*** Opening of Working data ***

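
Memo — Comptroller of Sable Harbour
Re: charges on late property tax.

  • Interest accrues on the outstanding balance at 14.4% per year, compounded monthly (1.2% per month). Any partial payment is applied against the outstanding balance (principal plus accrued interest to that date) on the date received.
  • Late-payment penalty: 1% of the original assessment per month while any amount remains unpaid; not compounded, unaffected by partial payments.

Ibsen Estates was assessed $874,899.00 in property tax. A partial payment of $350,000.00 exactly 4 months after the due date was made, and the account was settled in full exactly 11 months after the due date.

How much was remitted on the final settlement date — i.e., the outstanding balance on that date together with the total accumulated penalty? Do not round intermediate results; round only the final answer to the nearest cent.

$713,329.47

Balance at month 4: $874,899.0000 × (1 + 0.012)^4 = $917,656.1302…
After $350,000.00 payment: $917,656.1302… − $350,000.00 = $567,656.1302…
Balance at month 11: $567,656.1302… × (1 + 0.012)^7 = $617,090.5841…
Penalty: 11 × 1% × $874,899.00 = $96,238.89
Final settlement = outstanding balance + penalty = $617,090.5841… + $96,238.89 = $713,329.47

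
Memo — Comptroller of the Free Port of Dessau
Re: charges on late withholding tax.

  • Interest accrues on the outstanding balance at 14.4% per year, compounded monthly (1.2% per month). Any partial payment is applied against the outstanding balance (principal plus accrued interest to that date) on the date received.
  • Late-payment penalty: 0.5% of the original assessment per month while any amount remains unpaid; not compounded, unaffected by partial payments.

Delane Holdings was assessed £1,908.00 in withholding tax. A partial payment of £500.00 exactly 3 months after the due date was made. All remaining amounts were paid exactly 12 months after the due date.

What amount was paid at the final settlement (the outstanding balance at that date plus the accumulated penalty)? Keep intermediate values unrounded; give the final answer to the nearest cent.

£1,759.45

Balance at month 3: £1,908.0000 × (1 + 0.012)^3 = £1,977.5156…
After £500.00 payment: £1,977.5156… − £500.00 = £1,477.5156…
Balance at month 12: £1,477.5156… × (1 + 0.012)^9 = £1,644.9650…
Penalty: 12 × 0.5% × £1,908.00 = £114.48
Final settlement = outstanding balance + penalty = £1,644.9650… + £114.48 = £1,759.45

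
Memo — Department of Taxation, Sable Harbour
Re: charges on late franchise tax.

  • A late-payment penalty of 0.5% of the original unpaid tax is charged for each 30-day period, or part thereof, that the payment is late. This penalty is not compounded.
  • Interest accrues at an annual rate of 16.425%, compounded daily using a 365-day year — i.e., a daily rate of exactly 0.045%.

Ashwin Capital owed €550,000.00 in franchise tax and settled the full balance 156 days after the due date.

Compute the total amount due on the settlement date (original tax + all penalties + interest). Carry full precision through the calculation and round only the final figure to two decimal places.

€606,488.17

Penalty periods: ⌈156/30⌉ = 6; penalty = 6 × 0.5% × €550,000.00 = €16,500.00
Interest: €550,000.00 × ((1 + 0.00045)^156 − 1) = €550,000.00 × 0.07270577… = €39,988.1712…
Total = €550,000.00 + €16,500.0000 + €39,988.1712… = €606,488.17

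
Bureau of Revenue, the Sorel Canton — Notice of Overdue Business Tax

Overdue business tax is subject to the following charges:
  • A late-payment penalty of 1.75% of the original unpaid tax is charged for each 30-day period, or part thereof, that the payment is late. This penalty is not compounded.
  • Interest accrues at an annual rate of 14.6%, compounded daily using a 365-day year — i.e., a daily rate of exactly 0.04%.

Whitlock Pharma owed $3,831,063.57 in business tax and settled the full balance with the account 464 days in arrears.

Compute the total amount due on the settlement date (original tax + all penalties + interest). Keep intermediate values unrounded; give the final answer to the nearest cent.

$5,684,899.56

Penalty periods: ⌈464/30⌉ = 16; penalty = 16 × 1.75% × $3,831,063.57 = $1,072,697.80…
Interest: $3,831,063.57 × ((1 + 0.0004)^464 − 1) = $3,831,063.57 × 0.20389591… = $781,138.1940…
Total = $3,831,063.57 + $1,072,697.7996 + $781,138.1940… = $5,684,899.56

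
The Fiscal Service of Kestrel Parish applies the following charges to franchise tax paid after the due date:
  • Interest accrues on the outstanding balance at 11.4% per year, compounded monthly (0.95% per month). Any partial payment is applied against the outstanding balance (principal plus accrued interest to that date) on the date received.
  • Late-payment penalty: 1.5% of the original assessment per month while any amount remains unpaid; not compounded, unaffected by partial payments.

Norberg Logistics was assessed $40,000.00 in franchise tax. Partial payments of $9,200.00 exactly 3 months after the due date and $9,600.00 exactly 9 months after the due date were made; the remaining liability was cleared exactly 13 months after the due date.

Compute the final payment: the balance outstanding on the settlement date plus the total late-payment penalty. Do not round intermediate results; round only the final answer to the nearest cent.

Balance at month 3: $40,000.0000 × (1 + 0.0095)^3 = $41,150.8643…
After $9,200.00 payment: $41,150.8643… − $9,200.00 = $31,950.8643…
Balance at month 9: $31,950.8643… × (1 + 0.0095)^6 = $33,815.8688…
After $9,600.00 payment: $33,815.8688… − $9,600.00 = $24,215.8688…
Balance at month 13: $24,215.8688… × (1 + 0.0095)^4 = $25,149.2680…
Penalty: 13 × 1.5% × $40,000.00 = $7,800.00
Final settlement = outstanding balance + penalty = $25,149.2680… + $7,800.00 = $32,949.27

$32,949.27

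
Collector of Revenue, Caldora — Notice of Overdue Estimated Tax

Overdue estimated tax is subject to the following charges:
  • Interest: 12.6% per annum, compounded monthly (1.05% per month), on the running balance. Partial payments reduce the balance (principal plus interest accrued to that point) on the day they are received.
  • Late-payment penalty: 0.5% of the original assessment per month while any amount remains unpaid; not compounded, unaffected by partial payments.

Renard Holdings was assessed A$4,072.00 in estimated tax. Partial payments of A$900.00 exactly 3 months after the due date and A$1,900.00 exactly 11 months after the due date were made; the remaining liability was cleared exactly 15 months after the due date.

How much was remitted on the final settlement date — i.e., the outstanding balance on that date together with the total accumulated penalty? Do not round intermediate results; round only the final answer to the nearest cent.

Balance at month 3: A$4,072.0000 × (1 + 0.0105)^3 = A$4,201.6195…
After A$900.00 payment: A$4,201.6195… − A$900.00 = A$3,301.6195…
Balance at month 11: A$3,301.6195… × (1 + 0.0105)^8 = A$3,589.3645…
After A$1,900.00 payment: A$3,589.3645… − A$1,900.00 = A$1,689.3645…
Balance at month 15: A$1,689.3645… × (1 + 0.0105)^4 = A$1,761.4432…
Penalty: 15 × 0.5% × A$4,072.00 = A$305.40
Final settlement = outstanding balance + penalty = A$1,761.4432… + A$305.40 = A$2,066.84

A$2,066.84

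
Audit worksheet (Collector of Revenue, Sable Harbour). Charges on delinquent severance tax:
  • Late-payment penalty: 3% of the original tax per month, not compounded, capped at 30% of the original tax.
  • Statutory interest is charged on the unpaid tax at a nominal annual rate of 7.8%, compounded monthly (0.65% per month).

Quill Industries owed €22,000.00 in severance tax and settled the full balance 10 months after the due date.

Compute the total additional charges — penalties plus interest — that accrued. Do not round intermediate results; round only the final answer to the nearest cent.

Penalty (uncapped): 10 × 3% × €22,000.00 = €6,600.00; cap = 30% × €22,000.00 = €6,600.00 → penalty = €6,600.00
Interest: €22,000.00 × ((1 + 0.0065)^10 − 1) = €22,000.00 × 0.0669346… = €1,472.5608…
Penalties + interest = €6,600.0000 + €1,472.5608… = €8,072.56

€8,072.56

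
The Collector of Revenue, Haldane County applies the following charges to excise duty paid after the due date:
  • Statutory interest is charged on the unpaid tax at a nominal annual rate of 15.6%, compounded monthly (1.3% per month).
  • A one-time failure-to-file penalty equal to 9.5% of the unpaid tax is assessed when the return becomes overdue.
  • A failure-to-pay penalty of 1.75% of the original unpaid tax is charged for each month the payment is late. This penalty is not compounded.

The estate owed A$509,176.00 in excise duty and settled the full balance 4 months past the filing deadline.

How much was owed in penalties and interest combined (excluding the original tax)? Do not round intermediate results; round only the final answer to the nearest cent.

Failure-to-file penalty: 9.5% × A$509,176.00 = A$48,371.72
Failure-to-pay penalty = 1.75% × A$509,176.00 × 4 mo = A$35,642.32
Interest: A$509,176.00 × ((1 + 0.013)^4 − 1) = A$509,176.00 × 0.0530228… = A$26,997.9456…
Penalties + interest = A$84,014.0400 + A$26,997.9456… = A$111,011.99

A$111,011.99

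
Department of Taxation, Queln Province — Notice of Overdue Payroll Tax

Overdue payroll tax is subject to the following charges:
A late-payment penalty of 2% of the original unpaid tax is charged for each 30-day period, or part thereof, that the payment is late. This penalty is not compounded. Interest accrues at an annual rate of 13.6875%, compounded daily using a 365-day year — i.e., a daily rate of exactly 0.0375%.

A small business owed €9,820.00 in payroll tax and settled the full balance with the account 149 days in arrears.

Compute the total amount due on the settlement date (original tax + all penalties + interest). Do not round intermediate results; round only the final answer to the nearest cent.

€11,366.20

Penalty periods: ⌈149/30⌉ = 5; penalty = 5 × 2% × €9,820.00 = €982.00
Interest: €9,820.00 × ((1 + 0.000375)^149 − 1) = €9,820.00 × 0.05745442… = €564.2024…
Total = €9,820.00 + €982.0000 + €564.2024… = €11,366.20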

*** Close of Working data ***

* _Your instructions_: Look above for the line with "balance at 11.4%"; retype exactly that line, every line after it up to the line with "Norberg Logistics was", and that line too, nothing else.

* _Expected answer_:
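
  • Interest accrues on the outstanding balance at 11.4% per year, compounded monthly (0.95% per month). Any partial payment is applied against the outstanding balance (principal plus accrued interest to that date) on the date received.
  • Late-payment penalty: 1.5% of the original assessment per month while any amount remains unpaid; not compounded, unaffected by partial payments.

Norberg Logistics was assessed $40,000.00 in franchise tax. Partial payments of $9,200.00 exactly 3 months after the due date and $9,600.00 exactly 9 months after the due date were made; the remaining liability was cleared exactly 13 months after the due date.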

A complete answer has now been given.